**RECORDS:**
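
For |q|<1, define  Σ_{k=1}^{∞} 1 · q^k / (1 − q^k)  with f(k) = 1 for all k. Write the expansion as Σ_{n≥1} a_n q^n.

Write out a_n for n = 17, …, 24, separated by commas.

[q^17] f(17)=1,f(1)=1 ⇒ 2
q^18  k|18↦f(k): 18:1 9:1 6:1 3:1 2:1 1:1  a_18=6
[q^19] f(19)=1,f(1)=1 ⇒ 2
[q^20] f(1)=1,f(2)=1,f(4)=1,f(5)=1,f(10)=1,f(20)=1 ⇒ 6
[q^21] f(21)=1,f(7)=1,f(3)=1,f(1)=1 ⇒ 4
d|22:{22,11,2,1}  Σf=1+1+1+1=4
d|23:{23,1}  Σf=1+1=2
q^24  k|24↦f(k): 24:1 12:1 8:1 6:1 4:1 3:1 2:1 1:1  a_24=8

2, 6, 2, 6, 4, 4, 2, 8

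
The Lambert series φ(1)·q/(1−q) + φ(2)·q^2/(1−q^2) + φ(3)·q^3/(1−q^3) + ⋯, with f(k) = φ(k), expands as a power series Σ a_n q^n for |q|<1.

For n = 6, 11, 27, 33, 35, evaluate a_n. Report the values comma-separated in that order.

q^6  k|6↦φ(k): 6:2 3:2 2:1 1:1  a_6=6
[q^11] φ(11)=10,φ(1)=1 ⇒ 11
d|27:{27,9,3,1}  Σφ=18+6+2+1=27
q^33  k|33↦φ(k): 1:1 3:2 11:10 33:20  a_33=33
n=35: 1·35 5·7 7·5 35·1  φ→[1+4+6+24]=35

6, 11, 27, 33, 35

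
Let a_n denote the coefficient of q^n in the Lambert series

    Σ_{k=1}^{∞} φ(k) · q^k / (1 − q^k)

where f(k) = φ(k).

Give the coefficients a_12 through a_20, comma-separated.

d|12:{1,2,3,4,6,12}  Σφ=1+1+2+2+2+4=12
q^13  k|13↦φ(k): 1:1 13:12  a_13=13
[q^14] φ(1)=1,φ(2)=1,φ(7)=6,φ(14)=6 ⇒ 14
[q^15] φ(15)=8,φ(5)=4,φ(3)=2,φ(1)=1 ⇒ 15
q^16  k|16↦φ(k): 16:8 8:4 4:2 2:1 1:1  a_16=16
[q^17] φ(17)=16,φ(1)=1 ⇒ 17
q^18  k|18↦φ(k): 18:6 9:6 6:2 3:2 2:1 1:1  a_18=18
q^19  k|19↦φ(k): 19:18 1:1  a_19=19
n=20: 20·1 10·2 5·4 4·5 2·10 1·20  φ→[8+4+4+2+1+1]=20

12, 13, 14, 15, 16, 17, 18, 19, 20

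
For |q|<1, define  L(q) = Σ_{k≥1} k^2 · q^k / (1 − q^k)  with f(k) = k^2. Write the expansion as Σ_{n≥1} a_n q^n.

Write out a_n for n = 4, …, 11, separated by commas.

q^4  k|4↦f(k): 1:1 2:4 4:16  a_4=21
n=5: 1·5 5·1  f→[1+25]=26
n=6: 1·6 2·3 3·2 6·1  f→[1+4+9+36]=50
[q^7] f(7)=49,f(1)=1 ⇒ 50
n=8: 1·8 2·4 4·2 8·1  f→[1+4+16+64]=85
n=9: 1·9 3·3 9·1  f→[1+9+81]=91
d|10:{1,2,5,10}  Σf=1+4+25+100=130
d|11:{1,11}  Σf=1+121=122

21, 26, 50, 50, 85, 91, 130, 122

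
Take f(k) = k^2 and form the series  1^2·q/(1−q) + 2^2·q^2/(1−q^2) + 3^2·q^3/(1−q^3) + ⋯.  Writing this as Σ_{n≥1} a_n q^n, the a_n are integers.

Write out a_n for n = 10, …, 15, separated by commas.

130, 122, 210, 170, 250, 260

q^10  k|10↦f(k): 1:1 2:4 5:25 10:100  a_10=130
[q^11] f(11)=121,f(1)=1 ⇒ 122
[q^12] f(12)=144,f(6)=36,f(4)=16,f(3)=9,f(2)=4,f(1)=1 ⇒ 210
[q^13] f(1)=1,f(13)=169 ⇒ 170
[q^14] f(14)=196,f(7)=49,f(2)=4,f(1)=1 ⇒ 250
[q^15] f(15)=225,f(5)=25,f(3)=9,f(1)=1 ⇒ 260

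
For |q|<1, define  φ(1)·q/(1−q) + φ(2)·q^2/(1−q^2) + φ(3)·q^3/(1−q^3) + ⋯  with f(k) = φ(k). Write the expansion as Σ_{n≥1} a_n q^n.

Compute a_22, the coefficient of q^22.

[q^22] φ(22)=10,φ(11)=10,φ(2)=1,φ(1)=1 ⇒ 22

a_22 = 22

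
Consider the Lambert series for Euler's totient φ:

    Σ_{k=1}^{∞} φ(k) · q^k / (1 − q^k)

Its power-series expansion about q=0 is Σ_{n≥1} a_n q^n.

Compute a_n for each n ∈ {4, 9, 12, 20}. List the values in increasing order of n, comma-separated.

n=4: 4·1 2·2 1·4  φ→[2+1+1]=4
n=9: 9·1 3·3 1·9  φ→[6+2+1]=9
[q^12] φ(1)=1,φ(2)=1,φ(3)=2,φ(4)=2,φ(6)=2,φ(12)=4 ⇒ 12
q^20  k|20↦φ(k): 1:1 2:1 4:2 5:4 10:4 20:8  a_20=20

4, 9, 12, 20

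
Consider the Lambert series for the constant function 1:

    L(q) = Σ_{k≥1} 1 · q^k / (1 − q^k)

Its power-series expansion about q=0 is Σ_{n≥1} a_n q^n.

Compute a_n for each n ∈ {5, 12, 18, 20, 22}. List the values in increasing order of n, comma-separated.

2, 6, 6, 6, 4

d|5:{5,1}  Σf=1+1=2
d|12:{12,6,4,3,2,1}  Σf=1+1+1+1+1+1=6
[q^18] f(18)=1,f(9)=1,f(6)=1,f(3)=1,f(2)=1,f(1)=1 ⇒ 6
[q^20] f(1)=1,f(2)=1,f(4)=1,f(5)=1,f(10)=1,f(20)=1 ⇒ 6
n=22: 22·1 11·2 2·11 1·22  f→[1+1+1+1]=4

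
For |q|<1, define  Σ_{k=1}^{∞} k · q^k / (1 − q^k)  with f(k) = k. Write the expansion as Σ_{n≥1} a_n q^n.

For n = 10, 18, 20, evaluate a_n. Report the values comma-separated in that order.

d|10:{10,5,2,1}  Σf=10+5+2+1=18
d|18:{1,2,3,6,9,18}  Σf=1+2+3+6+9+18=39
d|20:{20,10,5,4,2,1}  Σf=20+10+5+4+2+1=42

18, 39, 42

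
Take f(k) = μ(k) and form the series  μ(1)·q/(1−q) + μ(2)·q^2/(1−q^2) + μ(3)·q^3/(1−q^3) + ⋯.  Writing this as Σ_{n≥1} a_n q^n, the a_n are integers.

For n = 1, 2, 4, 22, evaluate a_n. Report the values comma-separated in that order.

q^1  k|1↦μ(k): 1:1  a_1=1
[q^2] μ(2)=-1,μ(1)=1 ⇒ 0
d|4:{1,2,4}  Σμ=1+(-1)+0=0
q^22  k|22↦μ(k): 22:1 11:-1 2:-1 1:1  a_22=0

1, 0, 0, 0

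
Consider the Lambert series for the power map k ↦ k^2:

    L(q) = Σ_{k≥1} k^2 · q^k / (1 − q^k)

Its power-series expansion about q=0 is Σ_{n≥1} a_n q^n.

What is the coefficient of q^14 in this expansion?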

**ABOUT THIS TASK:**
Give the entries again in full, exactly as they were written above.

**RESPONSE TO THIS TASK:**
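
For |q|<1, define  Σ_{k=1}^{∞} 1 · q^k / (1 − q^k)  with f(k) = 1 for all k. Write the expansion as Σ_{n≥1} a_n q^n.

Write out a_n for n = 17, …, 24, separated by commas.

[q^17] f(17)=1,f(1)=1 ⇒ 2
q^18  k|18↦f(k): 18:1 9:1 6:1 3:1 2:1 1:1  a_18=6
[q^19] f(19)=1,f(1)=1 ⇒ 2
[q^20] f(1)=1,f(2)=1,f(4)=1,f(5)=1,f(10)=1,f(20)=1 ⇒ 6
[q^21] f(21)=1,f(7)=1,f(3)=1,f(1)=1 ⇒ 4
d|22:{22,11,2,1}  Σf=1+1+1+1=4
d|23:{23,1}  Σf=1+1=2
q^24  k|24↦f(k): 24:1 12:1 8:1 6:1 4:1 3:1 2:1 1:1  a_24=8

2, 6, 2, 6, 4, 4, 2, 8

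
The Lambert series φ(1)·q/(1−q) + φ(2)·q^2/(1−q^2) + φ(3)·q^3/(1−q^3) + ⋯, with f(k) = φ(k), expands as a power series Σ a_n q^n for |q|<1.

For n = 6, 11, 27, 33, 35, evaluate a_n. Report the values comma-separated in that order.

q^6  k|6↦φ(k): 6:2 3:2 2:1 1:1  a_6=6
[q^11] φ(11)=10,φ(1)=1 ⇒ 11
d|27:{27,9,3,1}  Σφ=18+6+2+1=27
q^33  k|33↦φ(k): 1:1 3:2 11:10 33:20  a_33=33
n=35: 1·35 5·7 7·5 35·1  φ→[1+4+6+24]=35

6, 11, 27, 33, 35

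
Let a_n denote the coefficient of q^n in the Lambert series

    Σ_{k=1}^{∞} φ(k) · q^k / (1 − q^k)

where f(k) = φ(k).

Give the coefficients a_12 through a_20, comma-separated.

d|12:{1,2,3,4,6,12}  Σφ=1+1+2+2+2+4=12
q^13  k|13↦φ(k): 1:1 13:12  a_13=13
[q^14] φ(1)=1,φ(2)=1,φ(7)=6,φ(14)=6 ⇒ 14
[q^15] φ(15)=8,φ(5)=4,φ(3)=2,φ(1)=1 ⇒ 15
q^16  k|16↦φ(k): 16:8 8:4 4:2 2:1 1:1  a_16=16
[q^17] φ(17)=16,φ(1)=1 ⇒ 17
q^18  k|18↦φ(k): 18:6 9:6 6:2 3:2 2:1 1:1  a_18=18
q^19  k|19↦φ(k): 19:18 1:1  a_19=19
n=20: 20·1 10·2 5·4 4·5 2·10 1·20  φ→[8+4+4+2+1+1]=20

12, 13, 14, 15, 16, 17, 18, 19, 20

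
For |q|<1, define  L(q) = Σ_{k≥1} k^2 · q^k / (1 − q^k)  with f(k) = k^2. Write the expansion as Σ_{n≥1} a_n q^n.

Write out a_n for n = 4, …, 11, separated by commas.

q^4  k|4↦f(k): 1:1 2:4 4:16  a_4=21
n=5: 1·5 5·1  f→[1+25]=26
n=6: 1·6 2·3 3·2 6·1  f→[1+4+9+36]=50
[q^7] f(7)=49,f(1)=1 ⇒ 50
n=8: 1·8 2·4 4·2 8·1  f→[1+4+16+64]=85
n=9: 1·9 3·3 9·1  f→[1+9+81]=91
d|10:{1,2,5,10}  Σf=1+4+25+100=130
d|11:{1,11}  Σf=1+121=122

21, 26, 50, 50, 85, 91, 130, 122

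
Take f(k) = k^2 and form the series  1^2·q/(1−q) + 2^2·q^2/(1−q^2) + 3^2·q^3/(1−q^3) + ⋯.  Writing this as Σ_{n≥1} a_n q^n, the a_n are integers.

Write out a_n for n = 10, …, 15, separated by commas.

130, 122, 210, 170, 250, 260

q^10  k|10↦f(k): 1:1 2:4 5:25 10:100  a_10=130
[q^11] f(11)=121,f(1)=1 ⇒ 122
[q^12] f(12)=144,f(6)=36,f(4)=16,f(3)=9,f(2)=4,f(1)=1 ⇒ 210
[q^13] f(1)=1,f(13)=169 ⇒ 170
[q^14] f(14)=196,f(7)=49,f(2)=4,f(1)=1 ⇒ 250
[q^15] f(15)=225,f(5)=25,f(3)=9,f(1)=1 ⇒ 260

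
For |q|<1, define  φ(1)·q/(1−q) + φ(2)·q^2/(1−q^2) + φ(3)·q^3/(1−q^3) + ⋯  with f(k) = φ(k). Write the expansion as Σ_{n≥1} a_n q^n.

Compute a_22, the coefficient of q^22.

[q^22] φ(22)=10,φ(11)=10,φ(2)=1,φ(1)=1 ⇒ 22

a_22 = 22

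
Consider the Lambert series for Euler's totient φ:

    Σ_{k=1}^{∞} φ(k) · q^k / (1 − q^k)

Its power-series expansion about q=0 is Σ_{n≥1} a_n q^n.

Compute a_n for each n ∈ {4, 9, 12, 20}. List the values in increasing order of n, comma-separated.

n=4: 4·1 2·2 1·4  φ→[2+1+1]=4
n=9: 9·1 3·3 1·9  φ→[6+2+1]=9
[q^12] φ(1)=1,φ(2)=1,φ(3)=2,φ(4)=2,φ(6)=2,φ(12)=4 ⇒ 12
q^20  k|20↦φ(k): 1:1 2:1 4:2 5:4 10:4 20:8  a_20=20

4, 9, 12, 20

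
Consider the Lambert series for the constant function 1:

    L(q) = Σ_{k≥1} 1 · q^k / (1 − q^k)

Its power-series expansion about q=0 is Σ_{n≥1} a_n q^n.

Compute a_n for each n ∈ {5, 12, 18, 20, 22}. List the values in increasing order of n, comma-separated.

2, 6, 6, 6, 4

d|5:{5,1}  Σf=1+1=2
d|12:{12,6,4,3,2,1}  Σf=1+1+1+1+1+1=6
[q^18] f(18)=1,f(9)=1,f(6)=1,f(3)=1,f(2)=1,f(1)=1 ⇒ 6
[q^20] f(1)=1,f(2)=1,f(4)=1,f(5)=1,f(10)=1,f(20)=1 ⇒ 6
n=22: 22·1 11·2 2·11 1·22  f→[1+1+1+1]=4

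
For |q|<1, define  Σ_{k=1}^{∞} k · q^k / (1 − q^k)  with f(k) = k. Write the expansion as Σ_{n≥1} a_n q^n.

For n = 10, 18, 20, evaluate a_n. Report the values comma-separated in that order.

d|10:{10,5,2,1}  Σf=10+5+2+1=18
d|18:{1,2,3,6,9,18}  Σf=1+2+3+6+9+18=39
d|20:{20,10,5,4,2,1}  Σf=20+10+5+4+2+1=42

18, 39, 42

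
Take f(k) = μ(k) and form the series  μ(1)·q/(1−q) + μ(2)·q^2/(1−q^2) + μ(3)·q^3/(1−q^3) + ⋯.  Writing this as Σ_{n≥1} a_n q^n, the a_n are integers.

For n = 1, 2, 4, 22, evaluate a_n. Report the values comma-separated in that order.

q^1  k|1↦μ(k): 1:1  a_1=1
[q^2] μ(2)=-1,μ(1)=1 ⇒ 0
d|4:{1,2,4}  Σμ=1+(-1)+0=0
q^22  k|22↦μ(k): 22:1 11:-1 2:-1 1:1  a_22=0

1, 0, 0, 0

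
Consider the Lambert series for the power map k ↦ k^2:

    L(q) = Σ_{k≥1} k^2 · q^k / (1 − q^k)

Its power-series expansion about q=0 is Σ_{n≥1} a_n q^n.

What is the coefficient of q^14 in this expansion?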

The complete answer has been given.